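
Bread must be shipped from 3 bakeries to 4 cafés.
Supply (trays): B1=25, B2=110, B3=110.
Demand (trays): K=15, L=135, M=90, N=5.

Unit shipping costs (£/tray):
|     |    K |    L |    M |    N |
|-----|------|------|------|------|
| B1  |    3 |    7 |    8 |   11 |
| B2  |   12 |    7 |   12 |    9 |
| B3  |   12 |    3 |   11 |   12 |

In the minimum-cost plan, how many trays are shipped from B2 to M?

80

The minimum-cost plan:
  B1–K: 15 × £3 = £45
  B1–M: 10 × £8 = £80
  B2–L: 25 × £7 = £175
  B2–M: 80 × £12 = £960
  B2–N: 5 × £9 = £45
  B3–L: 110 × £3 = £330
Total cost = £1635.
So B2→M carries 80 trays.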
────
- _THE TASK_
Exact output of every entry is required.

- _ANSWER TO THIS TASK_
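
Bread must be shipped from 3 bakeries to 4 cafés.
Supply (trays): B1=25, B2=110, B3=110.
Demand (trays): K=15, L=135, M=90, N=5.

Unit shipping costs (£/tray):
|     |    K |    L |    M |    N |
|-----|------|------|------|------|
| B1  |    3 |    7 |    8 |   11 |
| B2  |   12 |    7 |   12 |    9 |
| B3  |   12 |    3 |   11 |   12 |

In the minimum-cost plan, how many trays are shipped from B2 to M?

80

The minimum-cost plan:
  B1–K: 15 × £3 = £45
  B1–M: 10 × £8 = £80
  B2–L: 25 × £7 = £175
  B2–M: 80 × £12 = £960
  B2–N: 5 × £9 = £45
  B3–L: 110 × £3 = £330
Total cost = £1635.
So B2→M carries 80 trays.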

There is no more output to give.